**TASK STATEMENT**
Only the lines below starting at the one that contains "Consider a carbon steel pipe" and ending at the one that contains "A solid masonry" are to be reproduced, exactly and with both ends kept.

**INFORMATION SUPPLIED**

# # #

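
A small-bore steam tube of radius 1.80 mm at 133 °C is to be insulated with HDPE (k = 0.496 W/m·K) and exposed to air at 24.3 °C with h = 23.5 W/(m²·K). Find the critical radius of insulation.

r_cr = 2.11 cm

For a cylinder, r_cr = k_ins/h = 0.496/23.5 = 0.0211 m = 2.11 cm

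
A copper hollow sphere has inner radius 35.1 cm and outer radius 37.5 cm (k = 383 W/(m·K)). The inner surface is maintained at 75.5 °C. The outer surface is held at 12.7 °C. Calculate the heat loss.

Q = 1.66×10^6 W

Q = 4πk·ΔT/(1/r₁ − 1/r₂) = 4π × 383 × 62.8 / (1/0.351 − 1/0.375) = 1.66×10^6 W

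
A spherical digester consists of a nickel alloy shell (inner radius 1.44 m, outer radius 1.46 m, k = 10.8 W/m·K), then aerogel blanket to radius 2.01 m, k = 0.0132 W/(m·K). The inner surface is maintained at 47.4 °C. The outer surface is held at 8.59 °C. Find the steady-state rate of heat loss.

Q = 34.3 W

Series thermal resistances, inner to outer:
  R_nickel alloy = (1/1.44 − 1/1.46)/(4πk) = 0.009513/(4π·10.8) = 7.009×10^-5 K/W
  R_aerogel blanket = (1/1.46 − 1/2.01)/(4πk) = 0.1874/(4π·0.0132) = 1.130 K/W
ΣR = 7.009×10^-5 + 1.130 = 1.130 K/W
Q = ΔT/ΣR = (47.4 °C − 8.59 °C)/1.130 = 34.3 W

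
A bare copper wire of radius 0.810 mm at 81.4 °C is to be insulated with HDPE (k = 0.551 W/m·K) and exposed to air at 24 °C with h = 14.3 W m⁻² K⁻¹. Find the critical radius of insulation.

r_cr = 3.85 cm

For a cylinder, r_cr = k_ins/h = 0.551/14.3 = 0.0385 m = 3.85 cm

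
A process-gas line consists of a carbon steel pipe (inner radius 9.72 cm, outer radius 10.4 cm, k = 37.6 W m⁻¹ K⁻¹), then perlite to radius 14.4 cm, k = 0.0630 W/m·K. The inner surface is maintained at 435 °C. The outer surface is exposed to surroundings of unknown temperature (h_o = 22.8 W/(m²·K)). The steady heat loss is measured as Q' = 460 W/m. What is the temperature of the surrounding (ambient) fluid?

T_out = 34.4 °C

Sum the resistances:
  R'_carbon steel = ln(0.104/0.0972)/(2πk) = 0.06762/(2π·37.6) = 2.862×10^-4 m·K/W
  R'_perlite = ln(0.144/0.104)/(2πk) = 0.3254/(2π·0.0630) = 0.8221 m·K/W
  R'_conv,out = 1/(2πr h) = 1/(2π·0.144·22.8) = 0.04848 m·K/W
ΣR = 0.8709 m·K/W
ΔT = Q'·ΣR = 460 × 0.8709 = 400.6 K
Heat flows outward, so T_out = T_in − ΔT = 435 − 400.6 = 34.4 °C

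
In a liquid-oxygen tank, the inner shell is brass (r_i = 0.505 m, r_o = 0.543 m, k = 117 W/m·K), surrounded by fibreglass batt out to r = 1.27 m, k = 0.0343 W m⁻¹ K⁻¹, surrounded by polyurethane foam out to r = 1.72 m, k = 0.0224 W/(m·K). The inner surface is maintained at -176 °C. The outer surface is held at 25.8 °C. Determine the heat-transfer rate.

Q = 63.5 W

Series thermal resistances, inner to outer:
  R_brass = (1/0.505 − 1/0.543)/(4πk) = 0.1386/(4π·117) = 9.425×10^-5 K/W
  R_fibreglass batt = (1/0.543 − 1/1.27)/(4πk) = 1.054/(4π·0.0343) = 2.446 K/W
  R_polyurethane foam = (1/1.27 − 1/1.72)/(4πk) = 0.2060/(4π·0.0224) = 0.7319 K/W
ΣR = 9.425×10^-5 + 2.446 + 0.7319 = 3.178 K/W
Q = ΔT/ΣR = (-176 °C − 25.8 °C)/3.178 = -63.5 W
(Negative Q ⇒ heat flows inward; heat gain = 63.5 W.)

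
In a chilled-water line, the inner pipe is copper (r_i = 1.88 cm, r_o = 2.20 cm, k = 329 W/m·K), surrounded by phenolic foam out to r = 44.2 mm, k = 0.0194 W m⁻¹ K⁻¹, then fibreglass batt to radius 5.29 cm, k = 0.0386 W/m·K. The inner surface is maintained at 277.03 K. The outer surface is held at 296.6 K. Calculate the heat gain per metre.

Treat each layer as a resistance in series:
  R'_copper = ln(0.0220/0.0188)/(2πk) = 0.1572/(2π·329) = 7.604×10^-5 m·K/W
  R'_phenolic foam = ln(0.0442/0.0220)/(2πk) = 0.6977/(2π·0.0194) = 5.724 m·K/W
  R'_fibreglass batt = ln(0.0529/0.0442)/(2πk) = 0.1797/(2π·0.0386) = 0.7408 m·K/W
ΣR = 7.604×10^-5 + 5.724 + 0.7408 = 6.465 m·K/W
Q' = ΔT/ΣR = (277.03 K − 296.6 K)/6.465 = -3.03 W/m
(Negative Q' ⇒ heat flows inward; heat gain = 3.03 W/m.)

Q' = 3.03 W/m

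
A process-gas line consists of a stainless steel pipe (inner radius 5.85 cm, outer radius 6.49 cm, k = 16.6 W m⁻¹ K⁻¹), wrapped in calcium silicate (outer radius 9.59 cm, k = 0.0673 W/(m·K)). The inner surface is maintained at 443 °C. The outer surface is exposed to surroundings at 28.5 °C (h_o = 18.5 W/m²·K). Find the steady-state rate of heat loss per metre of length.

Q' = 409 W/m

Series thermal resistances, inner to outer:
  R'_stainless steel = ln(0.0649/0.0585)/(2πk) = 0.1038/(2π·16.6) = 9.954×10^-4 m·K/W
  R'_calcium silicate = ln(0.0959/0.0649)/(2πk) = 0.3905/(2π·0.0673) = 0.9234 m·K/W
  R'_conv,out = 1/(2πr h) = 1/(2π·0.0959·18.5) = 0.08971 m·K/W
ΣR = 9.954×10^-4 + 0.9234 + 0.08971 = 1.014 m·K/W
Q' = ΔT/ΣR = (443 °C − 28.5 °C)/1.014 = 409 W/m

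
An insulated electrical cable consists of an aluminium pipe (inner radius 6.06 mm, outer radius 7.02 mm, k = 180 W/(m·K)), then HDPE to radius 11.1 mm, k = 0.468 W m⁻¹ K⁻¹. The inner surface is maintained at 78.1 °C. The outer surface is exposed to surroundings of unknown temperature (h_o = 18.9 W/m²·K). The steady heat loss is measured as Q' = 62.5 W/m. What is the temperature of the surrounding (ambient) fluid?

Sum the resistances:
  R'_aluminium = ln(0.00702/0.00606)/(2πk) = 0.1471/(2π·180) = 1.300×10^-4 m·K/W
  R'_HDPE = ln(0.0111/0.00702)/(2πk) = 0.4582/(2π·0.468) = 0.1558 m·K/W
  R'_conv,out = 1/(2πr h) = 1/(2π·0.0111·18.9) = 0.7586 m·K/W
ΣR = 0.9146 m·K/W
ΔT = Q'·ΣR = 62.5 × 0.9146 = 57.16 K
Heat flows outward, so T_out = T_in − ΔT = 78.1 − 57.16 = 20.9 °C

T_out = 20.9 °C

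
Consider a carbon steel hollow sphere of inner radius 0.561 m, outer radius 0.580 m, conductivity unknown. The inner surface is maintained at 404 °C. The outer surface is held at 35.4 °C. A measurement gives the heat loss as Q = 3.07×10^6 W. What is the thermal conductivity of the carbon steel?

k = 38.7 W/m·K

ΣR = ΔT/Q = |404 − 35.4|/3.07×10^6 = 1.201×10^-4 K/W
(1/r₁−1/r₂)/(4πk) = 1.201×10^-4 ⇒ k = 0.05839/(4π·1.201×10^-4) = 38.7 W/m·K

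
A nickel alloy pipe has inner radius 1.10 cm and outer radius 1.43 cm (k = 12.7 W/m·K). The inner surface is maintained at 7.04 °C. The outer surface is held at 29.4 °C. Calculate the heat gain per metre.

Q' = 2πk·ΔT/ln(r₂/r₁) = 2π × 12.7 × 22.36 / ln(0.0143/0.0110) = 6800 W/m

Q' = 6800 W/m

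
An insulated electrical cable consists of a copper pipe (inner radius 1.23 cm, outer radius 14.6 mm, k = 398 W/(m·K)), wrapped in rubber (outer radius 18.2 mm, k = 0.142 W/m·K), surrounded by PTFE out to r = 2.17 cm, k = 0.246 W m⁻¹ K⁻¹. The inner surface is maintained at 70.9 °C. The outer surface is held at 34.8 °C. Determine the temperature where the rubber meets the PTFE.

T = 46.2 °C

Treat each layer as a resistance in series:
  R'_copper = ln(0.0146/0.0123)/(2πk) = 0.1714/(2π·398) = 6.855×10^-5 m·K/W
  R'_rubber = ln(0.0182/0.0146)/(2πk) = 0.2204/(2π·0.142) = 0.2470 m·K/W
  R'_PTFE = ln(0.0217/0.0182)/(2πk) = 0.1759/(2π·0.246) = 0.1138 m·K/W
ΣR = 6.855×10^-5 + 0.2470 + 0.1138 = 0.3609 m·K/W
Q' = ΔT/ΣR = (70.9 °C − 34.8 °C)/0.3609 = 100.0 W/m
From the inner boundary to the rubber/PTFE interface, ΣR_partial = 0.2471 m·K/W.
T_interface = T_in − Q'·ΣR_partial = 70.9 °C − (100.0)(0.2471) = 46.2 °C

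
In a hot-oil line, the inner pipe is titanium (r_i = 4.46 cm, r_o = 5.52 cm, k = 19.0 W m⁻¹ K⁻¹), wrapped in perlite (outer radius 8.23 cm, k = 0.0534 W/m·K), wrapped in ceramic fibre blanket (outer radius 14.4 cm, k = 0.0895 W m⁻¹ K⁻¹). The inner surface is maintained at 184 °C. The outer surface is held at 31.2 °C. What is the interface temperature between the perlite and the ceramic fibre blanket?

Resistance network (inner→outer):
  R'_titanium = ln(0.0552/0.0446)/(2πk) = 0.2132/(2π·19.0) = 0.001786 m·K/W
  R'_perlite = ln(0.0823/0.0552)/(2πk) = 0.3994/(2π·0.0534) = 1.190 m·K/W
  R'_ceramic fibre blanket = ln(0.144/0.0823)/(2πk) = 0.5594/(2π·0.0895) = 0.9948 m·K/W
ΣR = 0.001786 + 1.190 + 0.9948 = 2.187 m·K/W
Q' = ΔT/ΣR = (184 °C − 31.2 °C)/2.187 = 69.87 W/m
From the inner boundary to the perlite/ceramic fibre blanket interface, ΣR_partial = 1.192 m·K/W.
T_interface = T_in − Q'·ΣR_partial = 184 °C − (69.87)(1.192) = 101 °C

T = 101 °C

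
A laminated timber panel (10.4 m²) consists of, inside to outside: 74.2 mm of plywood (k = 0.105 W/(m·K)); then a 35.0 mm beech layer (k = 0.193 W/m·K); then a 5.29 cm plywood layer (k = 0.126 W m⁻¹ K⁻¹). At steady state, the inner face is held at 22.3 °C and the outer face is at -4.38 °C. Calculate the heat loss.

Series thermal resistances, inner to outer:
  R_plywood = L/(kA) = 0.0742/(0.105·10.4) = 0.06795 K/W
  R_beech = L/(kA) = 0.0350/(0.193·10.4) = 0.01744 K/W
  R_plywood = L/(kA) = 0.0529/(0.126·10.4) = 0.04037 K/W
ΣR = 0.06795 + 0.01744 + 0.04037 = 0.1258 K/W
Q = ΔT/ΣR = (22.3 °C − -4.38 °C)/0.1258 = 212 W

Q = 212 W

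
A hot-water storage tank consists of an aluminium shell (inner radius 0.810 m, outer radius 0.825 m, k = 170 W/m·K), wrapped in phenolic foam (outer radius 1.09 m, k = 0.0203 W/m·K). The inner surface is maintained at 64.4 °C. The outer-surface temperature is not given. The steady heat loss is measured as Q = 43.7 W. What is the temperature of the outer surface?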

# # #

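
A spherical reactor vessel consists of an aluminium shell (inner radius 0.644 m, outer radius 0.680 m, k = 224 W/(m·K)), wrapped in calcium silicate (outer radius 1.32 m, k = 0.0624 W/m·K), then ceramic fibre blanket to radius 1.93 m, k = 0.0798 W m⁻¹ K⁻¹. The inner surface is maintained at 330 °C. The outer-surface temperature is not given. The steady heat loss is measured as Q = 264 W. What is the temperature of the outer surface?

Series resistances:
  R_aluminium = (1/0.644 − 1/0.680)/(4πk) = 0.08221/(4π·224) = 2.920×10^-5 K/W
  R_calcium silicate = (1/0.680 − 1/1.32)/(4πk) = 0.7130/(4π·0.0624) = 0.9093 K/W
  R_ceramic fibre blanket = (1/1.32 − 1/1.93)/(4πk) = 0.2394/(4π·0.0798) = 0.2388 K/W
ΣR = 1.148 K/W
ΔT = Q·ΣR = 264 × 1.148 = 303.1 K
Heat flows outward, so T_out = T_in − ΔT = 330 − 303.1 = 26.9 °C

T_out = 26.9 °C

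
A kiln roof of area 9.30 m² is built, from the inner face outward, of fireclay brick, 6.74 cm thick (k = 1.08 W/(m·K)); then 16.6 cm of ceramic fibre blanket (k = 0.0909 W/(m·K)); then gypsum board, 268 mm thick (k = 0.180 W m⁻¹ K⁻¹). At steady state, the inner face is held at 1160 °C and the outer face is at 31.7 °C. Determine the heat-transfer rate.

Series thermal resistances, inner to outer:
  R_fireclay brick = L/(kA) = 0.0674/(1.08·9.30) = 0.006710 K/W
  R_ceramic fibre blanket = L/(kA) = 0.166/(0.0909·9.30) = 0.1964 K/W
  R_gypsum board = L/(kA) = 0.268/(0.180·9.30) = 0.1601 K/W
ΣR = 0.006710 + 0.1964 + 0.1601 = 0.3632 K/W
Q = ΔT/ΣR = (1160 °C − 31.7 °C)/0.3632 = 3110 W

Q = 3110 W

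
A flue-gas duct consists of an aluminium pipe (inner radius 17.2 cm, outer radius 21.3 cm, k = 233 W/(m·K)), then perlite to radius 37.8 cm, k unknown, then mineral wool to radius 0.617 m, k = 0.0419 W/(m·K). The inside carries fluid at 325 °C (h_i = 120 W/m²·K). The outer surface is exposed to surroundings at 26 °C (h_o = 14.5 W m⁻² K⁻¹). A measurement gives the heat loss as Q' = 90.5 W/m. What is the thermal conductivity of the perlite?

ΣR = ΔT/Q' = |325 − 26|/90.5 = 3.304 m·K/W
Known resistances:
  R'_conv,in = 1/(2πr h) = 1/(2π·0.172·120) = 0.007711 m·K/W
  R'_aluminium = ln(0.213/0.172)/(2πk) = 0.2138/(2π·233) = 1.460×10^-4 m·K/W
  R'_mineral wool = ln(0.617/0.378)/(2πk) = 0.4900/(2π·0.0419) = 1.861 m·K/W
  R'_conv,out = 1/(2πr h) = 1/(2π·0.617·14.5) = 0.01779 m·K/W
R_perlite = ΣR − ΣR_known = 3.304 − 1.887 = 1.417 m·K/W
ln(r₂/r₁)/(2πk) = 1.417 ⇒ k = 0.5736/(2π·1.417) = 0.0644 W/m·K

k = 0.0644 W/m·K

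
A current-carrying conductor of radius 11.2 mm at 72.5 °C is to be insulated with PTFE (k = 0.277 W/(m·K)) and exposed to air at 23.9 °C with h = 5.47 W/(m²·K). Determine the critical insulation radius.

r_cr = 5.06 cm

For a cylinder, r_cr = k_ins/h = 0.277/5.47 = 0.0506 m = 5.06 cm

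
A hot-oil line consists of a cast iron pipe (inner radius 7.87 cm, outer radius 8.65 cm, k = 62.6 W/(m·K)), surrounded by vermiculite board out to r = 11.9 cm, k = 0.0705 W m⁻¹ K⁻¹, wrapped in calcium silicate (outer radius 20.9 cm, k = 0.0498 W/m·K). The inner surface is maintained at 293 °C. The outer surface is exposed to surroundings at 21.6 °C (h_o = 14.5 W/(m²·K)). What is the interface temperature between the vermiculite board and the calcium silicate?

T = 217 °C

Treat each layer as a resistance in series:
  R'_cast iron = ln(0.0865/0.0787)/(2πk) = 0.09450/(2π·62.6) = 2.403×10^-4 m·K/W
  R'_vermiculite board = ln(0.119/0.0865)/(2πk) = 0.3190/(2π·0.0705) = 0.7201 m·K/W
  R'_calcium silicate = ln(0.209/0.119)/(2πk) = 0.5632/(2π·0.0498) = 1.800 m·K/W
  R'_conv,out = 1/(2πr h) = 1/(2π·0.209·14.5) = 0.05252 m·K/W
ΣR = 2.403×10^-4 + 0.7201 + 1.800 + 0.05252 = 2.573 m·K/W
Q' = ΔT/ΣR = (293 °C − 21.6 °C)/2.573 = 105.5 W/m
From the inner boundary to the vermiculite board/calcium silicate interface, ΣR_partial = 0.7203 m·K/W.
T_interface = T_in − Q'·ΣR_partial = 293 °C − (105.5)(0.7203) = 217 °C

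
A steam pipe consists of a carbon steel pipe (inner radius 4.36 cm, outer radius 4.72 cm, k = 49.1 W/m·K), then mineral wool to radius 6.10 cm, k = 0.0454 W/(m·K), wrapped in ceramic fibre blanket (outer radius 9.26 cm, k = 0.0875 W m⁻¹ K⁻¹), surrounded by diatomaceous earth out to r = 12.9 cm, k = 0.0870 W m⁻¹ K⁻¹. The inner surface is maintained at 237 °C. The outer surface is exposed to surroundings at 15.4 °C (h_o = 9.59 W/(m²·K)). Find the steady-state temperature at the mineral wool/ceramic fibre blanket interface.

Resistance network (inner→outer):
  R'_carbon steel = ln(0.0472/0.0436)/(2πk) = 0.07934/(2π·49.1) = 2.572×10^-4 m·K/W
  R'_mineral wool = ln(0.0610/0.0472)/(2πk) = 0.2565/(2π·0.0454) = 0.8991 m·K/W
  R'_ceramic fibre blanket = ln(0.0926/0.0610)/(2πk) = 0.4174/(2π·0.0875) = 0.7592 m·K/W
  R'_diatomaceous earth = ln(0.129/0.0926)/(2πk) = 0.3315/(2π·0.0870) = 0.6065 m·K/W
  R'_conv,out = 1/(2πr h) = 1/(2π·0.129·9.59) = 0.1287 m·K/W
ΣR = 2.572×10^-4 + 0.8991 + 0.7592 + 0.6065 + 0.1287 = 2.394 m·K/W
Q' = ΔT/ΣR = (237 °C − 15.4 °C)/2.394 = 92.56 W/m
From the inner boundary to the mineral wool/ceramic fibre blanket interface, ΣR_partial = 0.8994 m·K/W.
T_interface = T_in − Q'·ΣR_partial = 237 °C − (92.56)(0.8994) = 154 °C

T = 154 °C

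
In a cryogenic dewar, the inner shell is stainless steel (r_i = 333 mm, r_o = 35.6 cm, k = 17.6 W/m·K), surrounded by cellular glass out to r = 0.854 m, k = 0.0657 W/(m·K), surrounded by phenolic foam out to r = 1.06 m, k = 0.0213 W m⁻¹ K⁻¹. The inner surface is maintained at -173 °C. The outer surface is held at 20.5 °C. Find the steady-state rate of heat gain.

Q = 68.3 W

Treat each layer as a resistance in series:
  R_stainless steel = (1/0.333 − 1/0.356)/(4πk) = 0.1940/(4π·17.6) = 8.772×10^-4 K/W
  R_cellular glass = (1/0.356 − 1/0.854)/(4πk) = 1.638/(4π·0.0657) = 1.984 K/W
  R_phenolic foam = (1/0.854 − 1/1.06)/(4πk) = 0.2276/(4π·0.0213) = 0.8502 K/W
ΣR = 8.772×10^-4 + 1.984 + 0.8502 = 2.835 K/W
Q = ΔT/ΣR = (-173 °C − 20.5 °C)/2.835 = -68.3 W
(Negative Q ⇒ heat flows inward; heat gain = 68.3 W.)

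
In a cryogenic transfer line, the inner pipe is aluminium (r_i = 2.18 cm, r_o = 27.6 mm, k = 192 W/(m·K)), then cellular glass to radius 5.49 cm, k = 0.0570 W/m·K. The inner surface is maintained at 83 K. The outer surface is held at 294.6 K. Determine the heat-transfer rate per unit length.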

# # #

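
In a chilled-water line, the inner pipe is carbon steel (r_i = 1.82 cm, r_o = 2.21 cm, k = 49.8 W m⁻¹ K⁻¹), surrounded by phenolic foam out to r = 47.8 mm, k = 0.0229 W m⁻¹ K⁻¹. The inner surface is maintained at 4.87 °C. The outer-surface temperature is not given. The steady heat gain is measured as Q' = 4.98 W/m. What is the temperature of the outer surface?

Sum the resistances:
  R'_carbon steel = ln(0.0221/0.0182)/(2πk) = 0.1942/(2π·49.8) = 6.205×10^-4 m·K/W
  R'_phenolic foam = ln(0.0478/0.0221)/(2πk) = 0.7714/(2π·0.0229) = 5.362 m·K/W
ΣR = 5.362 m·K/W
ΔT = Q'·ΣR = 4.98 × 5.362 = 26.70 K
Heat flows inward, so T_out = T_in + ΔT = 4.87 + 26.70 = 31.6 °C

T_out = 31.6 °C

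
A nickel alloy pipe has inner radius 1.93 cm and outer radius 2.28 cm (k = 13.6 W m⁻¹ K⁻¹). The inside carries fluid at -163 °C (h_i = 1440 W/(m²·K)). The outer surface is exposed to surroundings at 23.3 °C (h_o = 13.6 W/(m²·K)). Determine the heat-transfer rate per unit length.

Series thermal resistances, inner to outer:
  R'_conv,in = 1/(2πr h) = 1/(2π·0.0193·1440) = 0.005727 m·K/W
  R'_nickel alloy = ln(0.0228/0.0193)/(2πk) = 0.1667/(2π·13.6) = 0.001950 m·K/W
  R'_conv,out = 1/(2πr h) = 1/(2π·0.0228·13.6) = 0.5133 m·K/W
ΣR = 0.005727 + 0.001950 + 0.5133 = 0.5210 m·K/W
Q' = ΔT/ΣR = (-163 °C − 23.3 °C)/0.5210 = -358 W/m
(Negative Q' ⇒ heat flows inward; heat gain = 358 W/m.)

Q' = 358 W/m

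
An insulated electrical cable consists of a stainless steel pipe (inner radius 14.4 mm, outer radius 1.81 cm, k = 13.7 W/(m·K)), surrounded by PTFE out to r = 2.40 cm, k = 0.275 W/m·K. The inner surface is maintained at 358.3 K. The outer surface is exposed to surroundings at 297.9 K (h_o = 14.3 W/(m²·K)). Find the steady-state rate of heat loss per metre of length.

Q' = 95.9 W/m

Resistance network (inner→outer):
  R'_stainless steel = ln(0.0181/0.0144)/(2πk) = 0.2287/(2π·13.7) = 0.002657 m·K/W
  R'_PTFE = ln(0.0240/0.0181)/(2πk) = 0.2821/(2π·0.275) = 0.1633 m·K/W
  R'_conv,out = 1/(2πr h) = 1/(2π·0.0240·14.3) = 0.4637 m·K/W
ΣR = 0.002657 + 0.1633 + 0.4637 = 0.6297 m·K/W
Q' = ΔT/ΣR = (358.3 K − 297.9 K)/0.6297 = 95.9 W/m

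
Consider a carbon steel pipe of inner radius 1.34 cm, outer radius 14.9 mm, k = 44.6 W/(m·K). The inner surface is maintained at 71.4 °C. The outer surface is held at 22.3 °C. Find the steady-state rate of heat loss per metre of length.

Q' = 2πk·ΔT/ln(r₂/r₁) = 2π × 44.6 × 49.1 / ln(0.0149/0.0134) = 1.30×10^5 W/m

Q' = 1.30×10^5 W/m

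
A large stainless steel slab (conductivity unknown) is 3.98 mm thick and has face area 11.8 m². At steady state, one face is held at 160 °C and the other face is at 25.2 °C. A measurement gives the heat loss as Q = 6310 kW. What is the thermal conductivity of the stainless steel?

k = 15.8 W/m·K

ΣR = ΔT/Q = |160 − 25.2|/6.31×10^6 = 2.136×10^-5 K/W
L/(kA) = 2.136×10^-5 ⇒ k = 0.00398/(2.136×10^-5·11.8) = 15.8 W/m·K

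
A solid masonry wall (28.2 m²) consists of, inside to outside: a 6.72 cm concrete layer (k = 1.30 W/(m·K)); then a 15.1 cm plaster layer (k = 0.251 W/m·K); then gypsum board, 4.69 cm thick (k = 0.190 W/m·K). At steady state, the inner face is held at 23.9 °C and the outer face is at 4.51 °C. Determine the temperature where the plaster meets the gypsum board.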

# # #

**RESPONSE TO THE EXERCISE**
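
Consider a carbon steel pipe of inner radius 1.34 cm, outer radius 14.9 mm, k = 44.6 W/(m·K). The inner surface is maintained at 71.4 °C. The outer surface is held at 22.3 °C. Find the steady-state rate of heat loss per metre of length.

Q' = 2πk·ΔT/ln(r₂/r₁) = 2π × 44.6 × 49.1 / ln(0.0149/0.0134) = 1.30×10^5 W/m

Q' = 1.30×10^5 W/m

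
A large stainless steel slab (conductivity unknown) is 3.98 mm thick and has face area 11.8 m². At steady state, one face is held at 160 °C and the other face is at 25.2 °C. A measurement gives the heat loss as Q = 6310 kW. What is the thermal conductivity of the stainless steel?

k = 15.8 W/m·K

ΣR = ΔT/Q = |160 − 25.2|/6.31×10^6 = 2.136×10^-5 K/W
L/(kA) = 2.136×10^-5 ⇒ k = 0.00398/(2.136×10^-5·11.8) = 15.8 W/m·K

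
A solid masonry wall (28.2 m²) consists of, inside to outside: a 6.72 cm concrete layer (k = 1.30 W/(m·K)); then a 15.1 cm plaster layer (k = 0.251 W/m·K); then gypsum board, 4.69 cm thick (k = 0.190 W/m·K). At steady state, the inner face is held at 23.9 °C and the outer face is at 4.51 °C. Determine the temperature where the plaster meets the gypsum board.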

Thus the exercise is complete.